::: Records for the exercise

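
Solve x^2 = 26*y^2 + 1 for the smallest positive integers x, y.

First expand sqrt(26) as a continued fraction. With x_i = (sqrt(26) + m_i)/d_i and (m_0, d_0) = (0, 1): a_0 = floor(sqrt(26)) = 5, since 5^2 = 25 <= 26 < 36 = 6^2.
Iterate m_{i+1} = d_i*a_i - m_i, d_{i+1} = (26 - m_{i+1}^2)/d_i, a_{i+1} = floor((a_0 + m_{i+1})/d_{i+1}):
  m_1 = 1*5 - 0 = 5, d_1 = (26 - 5^2)/1 = 1/1 = 1, a_1 = floor((5 + 5)/1) = 10.
  m_2 = 1*10 - 5 = 5, d_2 = (26 - 5^2)/1 = 1/1 = 1: (m_2, d_2) = (m_1, d_1) = (5, 1), so from here the quotient a_1 repeats; the period length is 1.
So sqrt(26) = [5; (10)] with period length k = 1.
k is odd, so (p_{k-1}, q_{k-1}) only solves x^2 - 26y^2 = -1 and the fundamental solution of x^2 - 26y^2 = 1 is (p_{2k-1}, q_{2k-1}) = (p_1, q_1); compute convergents through index 1, running through the period twice.
Convergents (p_i = a_i*p_{i-1} + p_{i-2}, q_i = a_i*q_{i-1} + q_{i-2} with p_{-2}=0, p_{-1}=1, q_{-2}=1, q_{-1}=0):
  i=0: a_0=5, p_0 = 5*1 + 0 = 5, q_0 = 5*0 + 1 = 1.
  i=1: a_1=10, p_1 = 10*5 + 1 = 51, q_1 = 10*1 + 0 = 10.
Indeed p_0^2 - 26*q_0^2 = 25 - 26 = -1, not +1.
Check: 51^2 - 26*10^2 = 2601 - 2600 = 1, so (x, y) = (51, 10) solves the equation, and by the theorem it is the least positive solution.

(x, y) = (51, 10)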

::::::

■ Work item:
Copy task for the entries above: every line with the string "solves".

■ Task solution:
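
k is odd, so (p_{k-1}, q_{k-1}) only solves x^2 - 26y^2 = -1 and the fundamental solution of x^2 - 26y^2 = 1 is (p_{2k-1}, q_{2k-1}) = (p_1, q_1); compute convergents through index 1, running through the period twice.
Check: 51^2 - 26*10^2 = 2601 - 2600 = 1, so (x, y) = (51, 10) solves the equation, and by the theorem it is the least positive solution.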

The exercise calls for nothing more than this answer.